Records from a data source:
◇ ◇ ◇
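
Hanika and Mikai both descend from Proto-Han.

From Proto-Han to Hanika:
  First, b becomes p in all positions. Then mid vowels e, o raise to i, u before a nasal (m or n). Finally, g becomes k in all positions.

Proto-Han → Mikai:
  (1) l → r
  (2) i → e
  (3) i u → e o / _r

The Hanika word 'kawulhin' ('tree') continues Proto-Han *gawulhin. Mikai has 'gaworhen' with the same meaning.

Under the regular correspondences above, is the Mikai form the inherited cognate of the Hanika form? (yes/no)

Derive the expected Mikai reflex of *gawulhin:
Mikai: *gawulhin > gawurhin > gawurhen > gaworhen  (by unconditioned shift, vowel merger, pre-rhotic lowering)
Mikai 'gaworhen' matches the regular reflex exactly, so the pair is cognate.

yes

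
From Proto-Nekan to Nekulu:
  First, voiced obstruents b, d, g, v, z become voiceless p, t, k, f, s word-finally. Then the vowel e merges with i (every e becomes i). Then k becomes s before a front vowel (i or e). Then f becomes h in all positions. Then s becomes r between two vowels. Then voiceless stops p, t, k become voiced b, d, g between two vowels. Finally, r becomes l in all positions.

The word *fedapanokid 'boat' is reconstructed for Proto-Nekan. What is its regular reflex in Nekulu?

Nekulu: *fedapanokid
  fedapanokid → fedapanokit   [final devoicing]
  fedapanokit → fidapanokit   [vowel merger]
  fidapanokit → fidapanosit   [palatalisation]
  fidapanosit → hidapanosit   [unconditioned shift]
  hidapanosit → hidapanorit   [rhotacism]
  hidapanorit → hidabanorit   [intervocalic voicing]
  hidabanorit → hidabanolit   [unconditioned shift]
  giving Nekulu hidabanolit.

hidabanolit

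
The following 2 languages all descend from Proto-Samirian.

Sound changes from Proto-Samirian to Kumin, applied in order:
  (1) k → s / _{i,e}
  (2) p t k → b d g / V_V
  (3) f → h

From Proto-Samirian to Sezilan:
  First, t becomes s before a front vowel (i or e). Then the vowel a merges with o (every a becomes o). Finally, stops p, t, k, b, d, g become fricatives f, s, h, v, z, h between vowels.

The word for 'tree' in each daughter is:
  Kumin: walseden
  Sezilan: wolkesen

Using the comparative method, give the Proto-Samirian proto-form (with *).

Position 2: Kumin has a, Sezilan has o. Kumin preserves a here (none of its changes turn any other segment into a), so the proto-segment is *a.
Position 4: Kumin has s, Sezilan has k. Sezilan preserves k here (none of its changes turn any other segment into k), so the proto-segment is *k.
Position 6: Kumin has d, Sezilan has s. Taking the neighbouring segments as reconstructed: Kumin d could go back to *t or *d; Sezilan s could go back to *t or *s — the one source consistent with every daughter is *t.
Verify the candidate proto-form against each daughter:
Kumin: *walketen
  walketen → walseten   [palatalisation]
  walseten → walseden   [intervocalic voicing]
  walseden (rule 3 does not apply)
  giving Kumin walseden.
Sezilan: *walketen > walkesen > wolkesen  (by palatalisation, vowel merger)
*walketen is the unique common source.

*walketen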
◇ ◇ ◇
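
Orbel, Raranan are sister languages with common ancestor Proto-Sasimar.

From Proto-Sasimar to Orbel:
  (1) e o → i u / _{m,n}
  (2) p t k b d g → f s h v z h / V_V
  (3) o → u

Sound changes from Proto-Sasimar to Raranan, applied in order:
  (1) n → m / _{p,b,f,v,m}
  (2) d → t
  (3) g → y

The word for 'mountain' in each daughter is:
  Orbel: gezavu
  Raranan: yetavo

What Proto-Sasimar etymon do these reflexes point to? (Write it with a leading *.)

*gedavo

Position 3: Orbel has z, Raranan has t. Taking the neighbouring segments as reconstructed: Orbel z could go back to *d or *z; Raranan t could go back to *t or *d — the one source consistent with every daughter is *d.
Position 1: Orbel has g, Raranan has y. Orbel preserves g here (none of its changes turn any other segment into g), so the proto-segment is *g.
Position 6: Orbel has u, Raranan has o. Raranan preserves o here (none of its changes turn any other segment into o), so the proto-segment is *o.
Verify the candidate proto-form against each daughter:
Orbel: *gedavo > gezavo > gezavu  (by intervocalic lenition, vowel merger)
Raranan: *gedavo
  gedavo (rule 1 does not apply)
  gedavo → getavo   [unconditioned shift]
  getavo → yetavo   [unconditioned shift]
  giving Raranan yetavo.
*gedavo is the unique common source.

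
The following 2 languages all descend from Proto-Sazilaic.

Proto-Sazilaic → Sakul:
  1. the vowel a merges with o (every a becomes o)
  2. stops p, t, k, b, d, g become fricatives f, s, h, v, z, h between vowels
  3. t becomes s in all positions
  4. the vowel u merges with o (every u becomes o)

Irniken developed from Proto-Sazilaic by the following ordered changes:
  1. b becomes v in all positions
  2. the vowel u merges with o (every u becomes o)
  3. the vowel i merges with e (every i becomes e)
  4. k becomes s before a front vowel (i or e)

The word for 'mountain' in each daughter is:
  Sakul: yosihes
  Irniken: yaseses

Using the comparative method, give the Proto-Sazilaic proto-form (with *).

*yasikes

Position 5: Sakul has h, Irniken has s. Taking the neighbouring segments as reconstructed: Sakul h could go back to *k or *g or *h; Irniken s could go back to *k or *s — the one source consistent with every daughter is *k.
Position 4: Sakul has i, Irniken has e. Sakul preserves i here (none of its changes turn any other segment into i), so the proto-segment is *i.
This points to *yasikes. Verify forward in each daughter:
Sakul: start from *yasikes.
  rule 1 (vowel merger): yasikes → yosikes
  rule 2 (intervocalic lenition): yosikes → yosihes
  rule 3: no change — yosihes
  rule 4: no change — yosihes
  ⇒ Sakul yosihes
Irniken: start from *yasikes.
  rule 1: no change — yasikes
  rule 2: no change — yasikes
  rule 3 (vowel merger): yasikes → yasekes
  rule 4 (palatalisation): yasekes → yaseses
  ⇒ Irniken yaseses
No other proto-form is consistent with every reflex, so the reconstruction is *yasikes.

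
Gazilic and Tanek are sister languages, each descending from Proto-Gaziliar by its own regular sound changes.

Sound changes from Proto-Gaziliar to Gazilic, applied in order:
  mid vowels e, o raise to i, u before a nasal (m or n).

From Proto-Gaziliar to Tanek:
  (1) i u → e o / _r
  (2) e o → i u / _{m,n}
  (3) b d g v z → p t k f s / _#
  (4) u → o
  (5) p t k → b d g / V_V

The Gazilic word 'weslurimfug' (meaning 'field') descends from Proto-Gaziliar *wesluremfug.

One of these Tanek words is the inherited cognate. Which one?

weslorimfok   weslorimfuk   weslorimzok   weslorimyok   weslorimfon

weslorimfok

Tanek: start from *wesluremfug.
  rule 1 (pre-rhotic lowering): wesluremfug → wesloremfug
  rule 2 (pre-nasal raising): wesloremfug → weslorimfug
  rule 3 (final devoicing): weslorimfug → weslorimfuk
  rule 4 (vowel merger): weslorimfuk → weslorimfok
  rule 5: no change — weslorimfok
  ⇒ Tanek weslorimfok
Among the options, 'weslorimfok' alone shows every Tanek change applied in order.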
◇ ◇ ◇
- **TASK BRIEF**:
From the records above, copy each line where the word "stops" can be found.

- **FINISHED EXERCISE**:
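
  First, voiced obstruents b, d, g, v, z become voiceless p, t, k, f, s word-finally. Then the vowel e merges with i (every e becomes i). Then k becomes s before a front vowel (i or e). Then f becomes h in all positions. Then s becomes r between two vowels. Then voiceless stops p, t, k become voiced b, d, g between two vowels. Finally, r becomes l in all positions.
  First, t becomes s before a front vowel (i or e). Then the vowel a merges with o (every a becomes o). Finally, stops p, t, k, b, d, g become fricatives f, s, h, v, z, h between vowels.
  2. stops p, t, k, b, d, g become fricatives f, s, h, v, z, h between vowels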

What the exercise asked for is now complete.